• [ACTIVITY]:
Please give the data below again in full, exactly as it stands.

• [RECORDS TO USE]:
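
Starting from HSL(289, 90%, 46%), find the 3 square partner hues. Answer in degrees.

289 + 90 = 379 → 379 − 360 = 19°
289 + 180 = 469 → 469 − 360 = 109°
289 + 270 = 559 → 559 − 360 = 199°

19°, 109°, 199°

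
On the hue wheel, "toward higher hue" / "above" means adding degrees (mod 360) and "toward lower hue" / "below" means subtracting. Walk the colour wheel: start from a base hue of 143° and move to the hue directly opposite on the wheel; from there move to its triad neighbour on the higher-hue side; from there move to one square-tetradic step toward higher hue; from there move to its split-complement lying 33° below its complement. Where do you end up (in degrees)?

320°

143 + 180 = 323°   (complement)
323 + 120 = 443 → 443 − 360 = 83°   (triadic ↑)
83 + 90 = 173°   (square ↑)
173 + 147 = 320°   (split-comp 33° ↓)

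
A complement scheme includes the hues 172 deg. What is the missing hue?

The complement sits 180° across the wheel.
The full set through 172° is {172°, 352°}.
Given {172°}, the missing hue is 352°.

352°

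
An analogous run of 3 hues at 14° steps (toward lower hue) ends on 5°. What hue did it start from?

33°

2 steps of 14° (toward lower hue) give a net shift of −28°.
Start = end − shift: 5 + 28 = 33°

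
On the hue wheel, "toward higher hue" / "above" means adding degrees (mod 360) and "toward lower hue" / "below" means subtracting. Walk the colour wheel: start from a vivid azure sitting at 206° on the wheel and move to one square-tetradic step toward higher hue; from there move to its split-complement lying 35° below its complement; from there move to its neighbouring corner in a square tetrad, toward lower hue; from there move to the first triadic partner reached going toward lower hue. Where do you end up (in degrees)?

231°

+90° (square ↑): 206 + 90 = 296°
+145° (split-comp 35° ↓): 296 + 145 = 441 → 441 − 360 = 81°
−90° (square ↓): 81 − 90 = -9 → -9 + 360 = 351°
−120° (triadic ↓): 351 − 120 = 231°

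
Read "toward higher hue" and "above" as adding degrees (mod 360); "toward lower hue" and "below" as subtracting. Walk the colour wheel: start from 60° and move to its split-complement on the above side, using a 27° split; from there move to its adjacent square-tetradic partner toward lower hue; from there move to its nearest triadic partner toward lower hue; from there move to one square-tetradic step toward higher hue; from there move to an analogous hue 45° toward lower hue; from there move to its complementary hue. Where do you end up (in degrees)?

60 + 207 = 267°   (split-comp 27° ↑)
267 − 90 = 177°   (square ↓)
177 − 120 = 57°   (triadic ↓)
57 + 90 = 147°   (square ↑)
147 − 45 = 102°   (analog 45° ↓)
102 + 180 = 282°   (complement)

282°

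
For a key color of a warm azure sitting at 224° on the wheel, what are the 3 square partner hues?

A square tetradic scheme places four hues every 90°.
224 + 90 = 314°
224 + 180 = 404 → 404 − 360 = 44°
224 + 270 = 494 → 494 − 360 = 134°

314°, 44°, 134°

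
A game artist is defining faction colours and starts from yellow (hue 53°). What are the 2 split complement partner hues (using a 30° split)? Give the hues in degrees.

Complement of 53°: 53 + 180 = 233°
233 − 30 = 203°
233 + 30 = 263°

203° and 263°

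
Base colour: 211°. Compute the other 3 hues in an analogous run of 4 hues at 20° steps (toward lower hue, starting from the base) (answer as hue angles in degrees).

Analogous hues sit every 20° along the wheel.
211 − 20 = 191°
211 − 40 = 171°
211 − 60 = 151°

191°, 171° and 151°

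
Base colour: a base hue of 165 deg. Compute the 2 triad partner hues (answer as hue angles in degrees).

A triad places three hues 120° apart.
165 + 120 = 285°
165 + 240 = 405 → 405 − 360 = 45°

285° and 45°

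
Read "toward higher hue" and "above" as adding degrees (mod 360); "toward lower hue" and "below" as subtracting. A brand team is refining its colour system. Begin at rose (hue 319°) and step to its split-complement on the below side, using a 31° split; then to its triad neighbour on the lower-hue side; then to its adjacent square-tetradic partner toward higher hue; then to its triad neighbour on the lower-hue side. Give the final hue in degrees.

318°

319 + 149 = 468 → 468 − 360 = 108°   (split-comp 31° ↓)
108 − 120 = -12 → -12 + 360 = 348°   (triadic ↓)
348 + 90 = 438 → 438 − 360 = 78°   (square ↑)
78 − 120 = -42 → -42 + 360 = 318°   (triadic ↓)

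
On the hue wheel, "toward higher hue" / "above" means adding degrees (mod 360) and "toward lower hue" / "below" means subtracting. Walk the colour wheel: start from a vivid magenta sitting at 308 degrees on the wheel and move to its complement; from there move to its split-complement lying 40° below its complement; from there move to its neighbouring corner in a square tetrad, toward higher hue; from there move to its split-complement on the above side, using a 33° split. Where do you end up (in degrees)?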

• [WRITTEN RESPONSE]:
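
Starting from HSL(289, 90%, 46%), find the 3 square partner hues. Answer in degrees.

289 + 90 = 379 → 379 − 360 = 19°
289 + 180 = 469 → 469 − 360 = 109°
289 + 270 = 559 → 559 − 360 = 199°

19°, 109°, 199°

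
On the hue wheel, "toward higher hue" / "above" means adding degrees (mod 360) and "toward lower hue" / "below" means subtracting. Walk the colour wheel: start from a base hue of 143° and move to the hue directly opposite on the wheel; from there move to its triad neighbour on the higher-hue side; from there move to one square-tetradic step toward higher hue; from there move to its split-complement lying 33° below its complement. Where do you end up (in degrees)?

320°

143 + 180 = 323°   (complement)
323 + 120 = 443 → 443 − 360 = 83°   (triadic ↑)
83 + 90 = 173°   (square ↑)
173 + 147 = 320°   (split-comp 33° ↓)

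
A complement scheme includes the hues 172 deg. What is the missing hue?

The complement sits 180° across the wheel.
The full set through 172° is {172°, 352°}.
Given {172°}, the missing hue is 352°.

352°

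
An analogous run of 3 hues at 14° steps (toward lower hue) ends on 5°. What hue did it start from?

33°

2 steps of 14° (toward lower hue) give a net shift of −28°.
Start = end − shift: 5 + 28 = 33°

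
On the hue wheel, "toward higher hue" / "above" means adding degrees (mod 360) and "toward lower hue" / "below" means subtracting. Walk the colour wheel: start from a vivid azure sitting at 206° on the wheel and move to one square-tetradic step toward higher hue; from there move to its split-complement lying 35° below its complement; from there move to its neighbouring corner in a square tetrad, toward lower hue; from there move to the first triadic partner reached going toward lower hue. Where do you end up (in degrees)?

231°

+90° (square ↑): 206 + 90 = 296°
+145° (split-comp 35° ↓): 296 + 145 = 441 → 441 − 360 = 81°
−90° (square ↓): 81 − 90 = -9 → -9 + 360 = 351°
−120° (triadic ↓): 351 − 120 = 231°

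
Read "toward higher hue" and "above" as adding degrees (mod 360); "toward lower hue" and "below" as subtracting. Walk the colour wheel: start from 60° and move to its split-complement on the above side, using a 27° split; from there move to its adjacent square-tetradic partner toward lower hue; from there move to its nearest triadic partner toward lower hue; from there move to one square-tetradic step toward higher hue; from there move to an analogous hue 45° toward lower hue; from there move to its complementary hue. Where do you end up (in degrees)?

60 + 207 = 267°   (split-comp 27° ↑)
267 − 90 = 177°   (square ↓)
177 − 120 = 57°   (triadic ↓)
57 + 90 = 147°   (square ↑)
147 − 45 = 102°   (analog 45° ↓)
102 + 180 = 282°   (complement)

282°

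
For a key color of a warm azure sitting at 224° on the wheel, what are the 3 square partner hues?

A square tetradic scheme places four hues every 90°.
224 + 90 = 314°
224 + 180 = 404 → 404 − 360 = 44°
224 + 270 = 494 → 494 − 360 = 134°

314°, 44°, 134°

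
A game artist is defining faction colours and starts from yellow (hue 53°). What are the 2 split complement partner hues (using a 30° split)? Give the hues in degrees.

Complement of 53°: 53 + 180 = 233°
233 − 30 = 203°
233 + 30 = 263°

203° and 263°

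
Base colour: 211°. Compute the other 3 hues in an analogous run of 4 hues at 20° steps (toward lower hue, starting from the base) (answer as hue angles in degrees).

Analogous hues sit every 20° along the wheel.
211 − 20 = 191°
211 − 40 = 171°
211 − 60 = 151°

191°, 171° and 151°

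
Base colour: a base hue of 165 deg. Compute the 2 triad partner hues (answer as hue angles in degrees).

A triad places three hues 120° apart.
165 + 120 = 285°
165 + 240 = 405 → 405 − 360 = 45°

285° and 45°

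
Read "toward higher hue" and "above" as adding degrees (mod 360); "toward lower hue" and "below" as subtracting. A brand team is refining its colour system. Begin at rose (hue 319°) and step to its split-complement on the below side, using a 31° split; then to its triad neighbour on the lower-hue side; then to its adjacent square-tetradic partner toward higher hue; then to its triad neighbour on the lower-hue side. Give the final hue in degrees.

318°

319 + 149 = 468 → 468 − 360 = 108°   (split-comp 31° ↓)
108 − 120 = -12 → -12 + 360 = 348°   (triadic ↓)
348 + 90 = 438 → 438 − 360 = 78°   (square ↑)
78 − 120 = -42 → -42 + 360 = 318°   (triadic ↓)

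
On the hue wheel, "toward higher hue" / "above" means adding degrees (mod 360) and "toward lower hue" / "below" means subtracting. Walk the colour wheel: start from a vivid magenta sitting at 308 degrees on the wheel and move to its complement; from there move to its split-complement lying 40° below its complement; from there move to its neighbouring corner in a square tetrad, toward higher hue; from there move to its split-complement on the above side, using a 33° split. Where do you end up (in degrees)?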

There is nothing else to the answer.